▸ What is being asked
Using the string "REPEAT" as the key, pull each matching line out of the records below.

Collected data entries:

━━━

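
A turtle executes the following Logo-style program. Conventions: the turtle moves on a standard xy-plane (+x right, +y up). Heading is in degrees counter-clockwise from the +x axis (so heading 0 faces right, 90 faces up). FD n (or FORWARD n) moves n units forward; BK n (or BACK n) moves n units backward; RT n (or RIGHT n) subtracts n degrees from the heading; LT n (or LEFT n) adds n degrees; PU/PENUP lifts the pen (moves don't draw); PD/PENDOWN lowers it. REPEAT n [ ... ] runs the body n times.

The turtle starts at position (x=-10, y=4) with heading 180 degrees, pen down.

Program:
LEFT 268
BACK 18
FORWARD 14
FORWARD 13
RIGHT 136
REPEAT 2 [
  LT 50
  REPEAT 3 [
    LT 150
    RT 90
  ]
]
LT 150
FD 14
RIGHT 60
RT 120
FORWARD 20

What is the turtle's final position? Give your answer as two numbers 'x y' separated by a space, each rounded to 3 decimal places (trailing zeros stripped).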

━━━

▸ Finished task
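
A turtle executes the following Logo-style program. Conventions: the turtle moves on a standard xy-plane (+x right, +y up). Heading is in degrees counter-clockwise from the +x axis (so heading 0 faces right, 90 faces up). FD n (or FORWARD n) moves n units forward; BK n (or BACK n) moves n units backward; RT n (or RIGHT n) subtracts n degrees from the heading; LT n (or LEFT n) adds n degrees; PU/PENUP lifts the pen (moves don't draw); PD/PENDOWN lowers it. REPEAT n [ ... ] runs the body n times.
REPEAT 2 [
  REPEAT 3 [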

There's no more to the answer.